* **To do**
The data below has to be returned exactly, down to the last character.

(Supplied records Opens)

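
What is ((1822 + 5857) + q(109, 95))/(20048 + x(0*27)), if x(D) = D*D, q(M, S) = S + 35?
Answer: 7809/20048 ≈ 0.38951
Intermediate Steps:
q(M, S) = 35 + S
x(D) = D²
((1822 + 5857) + q(109, 95))/(20048 + x(0*27)) = ((1822 + 5857) + (35 + 95))/(20048 + (0*27)²) = (7679 + 130)/(20048 + 0²) = 7809/(20048 + 0) = 7809/20048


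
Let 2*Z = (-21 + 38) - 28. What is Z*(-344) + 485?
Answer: 2377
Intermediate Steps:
Z = -11/2 (Z = ((-21 + 38) - 28)/2 = (17 - 28)/2 = (1/2)*(-11) = -11/2 ≈ -5.5000)
Z*(-344) + 485 = -11/2*(-344) + 485 = 1892 + 485 = 2377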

(Supplied records Closes)

* **Finished exercise**
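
What is ((1822 + 5857) + q(109, 95))/(20048 + x(0*27)), if x(D) = D*D, q(M, S) = S + 35?
Answer: 7809/20048 ≈ 0.38951
Intermediate Steps:
q(M, S) = 35 + S
x(D) = D²
((1822 + 5857) + q(109, 95))/(20048 + x(0*27)) = ((1822 + 5857) + (35 + 95))/(20048 + (0*27)²) = (7679 + 130)/(20048 + 0²) = 7809/(20048 + 0) = 7809/20048


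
Let 2*Z = (-21 + 38) - 28. What is Z*(-344) + 485?
Answer: 2377
Intermediate Steps:
Z = -11/2 (Z = ((-21 + 38) - 28)/2 = (17 - 28)/2 = (1/2)*(-11) = -11/2 ≈ -5.5000)
Z*(-344) + 485 = -11/2*(-344) + 485 = 1892 + 485 = 2377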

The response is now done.